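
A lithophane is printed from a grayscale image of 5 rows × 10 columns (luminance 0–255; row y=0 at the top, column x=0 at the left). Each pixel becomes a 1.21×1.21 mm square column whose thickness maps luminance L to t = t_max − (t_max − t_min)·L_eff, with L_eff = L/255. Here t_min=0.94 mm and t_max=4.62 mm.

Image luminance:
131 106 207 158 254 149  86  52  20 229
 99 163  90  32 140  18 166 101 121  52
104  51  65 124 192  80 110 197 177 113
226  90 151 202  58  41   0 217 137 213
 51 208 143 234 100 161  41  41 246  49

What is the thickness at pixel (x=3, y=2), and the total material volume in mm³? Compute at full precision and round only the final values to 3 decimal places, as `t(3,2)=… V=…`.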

━━━━━━

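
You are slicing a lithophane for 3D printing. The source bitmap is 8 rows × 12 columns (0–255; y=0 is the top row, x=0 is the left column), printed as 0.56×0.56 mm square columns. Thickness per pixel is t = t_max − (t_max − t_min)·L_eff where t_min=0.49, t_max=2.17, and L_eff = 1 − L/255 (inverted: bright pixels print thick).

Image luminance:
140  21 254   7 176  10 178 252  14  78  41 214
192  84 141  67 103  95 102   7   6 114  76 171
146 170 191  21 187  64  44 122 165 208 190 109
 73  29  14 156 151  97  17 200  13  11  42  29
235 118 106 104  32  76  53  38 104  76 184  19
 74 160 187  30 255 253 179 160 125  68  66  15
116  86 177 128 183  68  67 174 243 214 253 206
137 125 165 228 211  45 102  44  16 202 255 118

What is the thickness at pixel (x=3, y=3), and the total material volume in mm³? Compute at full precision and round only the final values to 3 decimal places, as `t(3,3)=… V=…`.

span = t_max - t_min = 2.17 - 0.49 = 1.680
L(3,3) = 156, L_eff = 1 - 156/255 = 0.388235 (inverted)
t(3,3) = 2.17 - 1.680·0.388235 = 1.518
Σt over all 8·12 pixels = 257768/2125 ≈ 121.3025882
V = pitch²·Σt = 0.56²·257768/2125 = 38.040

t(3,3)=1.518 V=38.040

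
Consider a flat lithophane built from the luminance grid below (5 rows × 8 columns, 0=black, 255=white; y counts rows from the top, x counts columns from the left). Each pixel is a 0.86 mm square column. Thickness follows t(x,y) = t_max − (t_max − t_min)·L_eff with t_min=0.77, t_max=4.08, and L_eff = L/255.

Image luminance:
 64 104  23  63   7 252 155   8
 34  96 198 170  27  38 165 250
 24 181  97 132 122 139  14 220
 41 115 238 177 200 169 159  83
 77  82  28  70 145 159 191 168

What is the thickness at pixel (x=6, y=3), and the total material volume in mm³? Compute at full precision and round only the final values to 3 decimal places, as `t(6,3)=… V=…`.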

━━━━━━

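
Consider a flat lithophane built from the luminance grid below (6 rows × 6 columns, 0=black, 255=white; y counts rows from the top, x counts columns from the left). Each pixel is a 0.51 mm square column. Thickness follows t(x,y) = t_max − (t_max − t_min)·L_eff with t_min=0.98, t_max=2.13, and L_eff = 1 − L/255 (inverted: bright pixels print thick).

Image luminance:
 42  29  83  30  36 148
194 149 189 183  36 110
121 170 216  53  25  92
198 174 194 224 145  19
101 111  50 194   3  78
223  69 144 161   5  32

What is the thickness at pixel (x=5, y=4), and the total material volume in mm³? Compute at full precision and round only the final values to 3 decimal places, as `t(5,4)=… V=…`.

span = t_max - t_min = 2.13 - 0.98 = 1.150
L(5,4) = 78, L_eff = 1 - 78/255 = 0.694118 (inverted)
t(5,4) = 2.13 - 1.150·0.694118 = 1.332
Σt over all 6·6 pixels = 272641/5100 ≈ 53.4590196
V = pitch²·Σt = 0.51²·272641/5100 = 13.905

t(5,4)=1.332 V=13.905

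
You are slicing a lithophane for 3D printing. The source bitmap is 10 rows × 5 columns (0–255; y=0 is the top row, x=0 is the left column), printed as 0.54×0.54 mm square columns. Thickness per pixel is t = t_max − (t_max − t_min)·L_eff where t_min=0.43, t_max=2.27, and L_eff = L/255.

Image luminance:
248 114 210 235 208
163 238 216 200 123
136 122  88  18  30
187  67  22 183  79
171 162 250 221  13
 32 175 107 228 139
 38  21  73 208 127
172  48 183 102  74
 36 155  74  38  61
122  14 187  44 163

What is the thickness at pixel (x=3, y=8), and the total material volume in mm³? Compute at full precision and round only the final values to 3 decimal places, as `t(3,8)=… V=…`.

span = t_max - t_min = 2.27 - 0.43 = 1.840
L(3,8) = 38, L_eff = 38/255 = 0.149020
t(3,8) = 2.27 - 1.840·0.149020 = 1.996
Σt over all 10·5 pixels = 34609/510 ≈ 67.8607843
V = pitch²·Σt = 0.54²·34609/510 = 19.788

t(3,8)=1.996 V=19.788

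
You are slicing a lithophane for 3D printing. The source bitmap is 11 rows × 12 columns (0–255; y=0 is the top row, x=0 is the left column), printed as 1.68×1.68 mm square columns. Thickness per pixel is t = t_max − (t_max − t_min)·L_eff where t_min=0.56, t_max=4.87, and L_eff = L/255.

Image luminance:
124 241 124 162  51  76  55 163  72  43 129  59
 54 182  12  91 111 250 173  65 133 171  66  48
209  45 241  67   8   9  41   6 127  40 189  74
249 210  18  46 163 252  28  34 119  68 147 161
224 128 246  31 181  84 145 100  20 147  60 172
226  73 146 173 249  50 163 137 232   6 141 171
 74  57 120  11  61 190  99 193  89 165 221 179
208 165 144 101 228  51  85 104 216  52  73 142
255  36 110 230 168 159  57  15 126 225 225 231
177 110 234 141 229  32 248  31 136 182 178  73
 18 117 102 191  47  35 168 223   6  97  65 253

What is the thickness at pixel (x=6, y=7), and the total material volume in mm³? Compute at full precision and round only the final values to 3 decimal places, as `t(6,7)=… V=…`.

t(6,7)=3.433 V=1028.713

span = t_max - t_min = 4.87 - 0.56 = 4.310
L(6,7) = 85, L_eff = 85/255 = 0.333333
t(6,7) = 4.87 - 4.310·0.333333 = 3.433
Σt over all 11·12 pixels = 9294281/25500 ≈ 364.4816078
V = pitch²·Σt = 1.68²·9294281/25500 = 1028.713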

━━━━━━

▸ Your goal
Go through the listing above and find each line containing the string "flat"; copy those lines.

▸ Exercise output
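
Consider a flat lithophane built from the luminance grid below (5 rows × 8 columns, 0=black, 255=white; y counts rows from the top, x counts columns from the left). Each pixel is a 0.86 mm square column. Thickness follows t(x,y) = t_max − (t_max − t_min)·L_eff with t_min=0.77, t_max=4.08, and L_eff = L/255.
Consider a flat lithophane built from the luminance grid below (6 rows × 6 columns, 0=black, 255=white; y counts rows from the top, x counts columns from the left). Each pixel is a 0.51 mm square column. Thickness follows t(x,y) = t_max − (t_max − t_min)·L_eff with t_min=0.98, t_max=2.13, and L_eff = 1 − L/255 (inverted: bright pixels print thick).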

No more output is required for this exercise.